Records for this exercise:
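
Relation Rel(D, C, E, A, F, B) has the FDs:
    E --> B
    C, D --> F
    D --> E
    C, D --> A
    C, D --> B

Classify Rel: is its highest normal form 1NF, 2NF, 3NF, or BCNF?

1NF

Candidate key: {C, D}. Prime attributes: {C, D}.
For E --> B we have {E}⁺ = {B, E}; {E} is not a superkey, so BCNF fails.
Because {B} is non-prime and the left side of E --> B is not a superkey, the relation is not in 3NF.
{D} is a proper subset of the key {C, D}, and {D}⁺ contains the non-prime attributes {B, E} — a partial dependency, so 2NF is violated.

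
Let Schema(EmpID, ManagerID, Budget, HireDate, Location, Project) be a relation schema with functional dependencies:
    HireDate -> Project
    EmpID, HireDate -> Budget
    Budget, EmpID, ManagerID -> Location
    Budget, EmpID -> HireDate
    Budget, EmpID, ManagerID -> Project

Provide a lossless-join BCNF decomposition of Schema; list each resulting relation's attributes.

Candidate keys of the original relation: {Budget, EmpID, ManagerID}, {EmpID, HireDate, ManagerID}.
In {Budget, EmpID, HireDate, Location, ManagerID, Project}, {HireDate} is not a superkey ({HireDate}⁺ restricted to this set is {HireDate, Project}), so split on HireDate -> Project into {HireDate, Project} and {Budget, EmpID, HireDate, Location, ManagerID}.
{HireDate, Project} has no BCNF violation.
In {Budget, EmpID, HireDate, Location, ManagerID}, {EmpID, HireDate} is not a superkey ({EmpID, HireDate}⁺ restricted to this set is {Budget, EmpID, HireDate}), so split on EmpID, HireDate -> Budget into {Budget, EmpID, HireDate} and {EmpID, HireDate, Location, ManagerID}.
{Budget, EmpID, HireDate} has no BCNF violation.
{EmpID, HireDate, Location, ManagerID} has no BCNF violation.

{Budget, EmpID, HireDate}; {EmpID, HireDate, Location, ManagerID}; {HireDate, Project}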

What is expected: Return every record above exactly, line by line.

Answer box:
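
Relation Rel(D, C, E, A, F, B) has the FDs:
    E --> B
    C, D --> F
    D --> E
    C, D --> A
    C, D --> B

Classify Rel: is its highest normal form 1NF, 2NF, 3NF, or BCNF?

1NF

Candidate key: {C, D}. Prime attributes: {C, D}.
For E --> B we have {E}⁺ = {B, E}; {E} is not a superkey, so BCNF fails.
Because {B} is non-prime and the left side of E --> B is not a superkey, the relation is not in 3NF.
{D} is a proper subset of the key {C, D}, and {D}⁺ contains the non-prime attributes {B, E} — a partial dependency, so 2NF is violated.

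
Let Schema(EmpID, ManagerID, Budget, HireDate, Location, Project) be a relation schema with functional dependencies:
    HireDate -> Project
    EmpID, HireDate -> Budget
    Budget, EmpID, ManagerID -> Location
    Budget, EmpID -> HireDate
    Budget, EmpID, ManagerID -> Project

Provide a lossless-join BCNF decomposition of Schema; list each resulting relation's attributes.

Candidate keys of the original relation: {Budget, EmpID, ManagerID}, {EmpID, HireDate, ManagerID}.
In {Budget, EmpID, HireDate, Location, ManagerID, Project}, {HireDate} is not a superkey ({HireDate}⁺ restricted to this set is {HireDate, Project}), so split on HireDate -> Project into {HireDate, Project} and {Budget, EmpID, HireDate, Location, ManagerID}.
{HireDate, Project} has no BCNF violation.
In {Budget, EmpID, HireDate, Location, ManagerID}, {EmpID, HireDate} is not a superkey ({EmpID, HireDate}⁺ restricted to this set is {Budget, EmpID, HireDate}), so split on EmpID, HireDate -> Budget into {Budget, EmpID, HireDate} and {EmpID, HireDate, Location, ManagerID}.
{Budget, EmpID, HireDate} has no BCNF violation.
{EmpID, HireDate, Location, ManagerID} has no BCNF violation.

{Budget, EmpID, HireDate}; {EmpID, HireDate, Location, ManagerID}; {HireDate, Project}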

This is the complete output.